What you will do: Whether an entry is long or short, retype it exactly.
━━━━━━━━━━━━━━━━
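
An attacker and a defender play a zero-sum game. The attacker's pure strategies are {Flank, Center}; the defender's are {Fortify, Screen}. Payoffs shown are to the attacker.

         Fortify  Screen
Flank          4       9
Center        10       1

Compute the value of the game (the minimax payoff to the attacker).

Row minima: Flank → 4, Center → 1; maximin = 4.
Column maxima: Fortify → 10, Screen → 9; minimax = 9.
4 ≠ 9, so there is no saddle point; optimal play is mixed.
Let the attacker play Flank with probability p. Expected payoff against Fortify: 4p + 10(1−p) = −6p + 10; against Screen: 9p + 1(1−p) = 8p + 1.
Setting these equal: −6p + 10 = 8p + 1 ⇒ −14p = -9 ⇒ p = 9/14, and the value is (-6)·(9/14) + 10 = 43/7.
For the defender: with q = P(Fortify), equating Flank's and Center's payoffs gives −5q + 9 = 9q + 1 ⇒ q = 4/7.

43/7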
━━━━━━━━━━━━━━━━
Response below:
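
An attacker and a defender play a zero-sum game. The attacker's pure strategies are {Flank, Center}; the defender's are {Fortify, Screen}. Payoffs shown are to the attacker.

         Fortify  Screen
Flank          4       9
Center        10       1

Compute the value of the game (the minimax payoff to the attacker).

Row minima: Flank → 4, Center → 1; maximin = 4.
Column maxima: Fortify → 10, Screen → 9; minimax = 9.
4 ≠ 9, so there is no saddle point; optimal play is mixed.
Let the attacker play Flank with probability p. Expected payoff against Fortify: 4p + 10(1−p) = −6p + 10; against Screen: 9p + 1(1−p) = 8p + 1.
Setting these equal: −6p + 10 = 8p + 1 ⇒ −14p = -9 ⇒ p = 9/14, and the value is (-6)·(9/14) + 10 = 43/7.
For the defender: with q = P(Fortify), equating Flank's and Center's payoffs gives −5q + 9 = 9q + 1 ⇒ q = 4/7.

43/7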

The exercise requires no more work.